Exercise details:
All the data should be printed again exactly as written.

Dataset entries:
*** Block opens ***

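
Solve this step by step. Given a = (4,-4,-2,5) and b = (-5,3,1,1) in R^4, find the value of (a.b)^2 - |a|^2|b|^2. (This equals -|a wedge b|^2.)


a . b = 4*(-5) + (-4)*3 + (-2)*1 + 5*1
= -20 + (-12) + (-2) + 5 = -29
|a|^2 = 4^2 + (-4)^2 + (-2)^2 + 5^2 = 61
|b|^2 = (-5)^2 + 3^2 + 1^2 + 1^2 = 36
(a.b)^2 = (-29)^2 = 841
|a|^2 * |b|^2 = 61 * 36 = 2196
Result = 841 - 2196 = -1355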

*** Block closes ***

Solution:
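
Solve this step by step. Given a = (4,-4,-2,5) and b = (-5,3,1,1) in R^4, find the value of (a.b)^2 - |a|^2|b|^2. (This equals -|a wedge b|^2.)


a . b = 4*(-5) + (-4)*3 + (-2)*1 + 5*1
= -20 + (-12) + (-2) + 5 = -29
|a|^2 = 4^2 + (-4)^2 + (-2)^2 + 5^2 = 61
|b|^2 = (-5)^2 + 3^2 + 1^2 + 1^2 = 36
(a.b)^2 = (-29)^2 = 841
|a|^2 * |b|^2 = 61 * 36 = 2196
Result = 841 - 2196 = -1355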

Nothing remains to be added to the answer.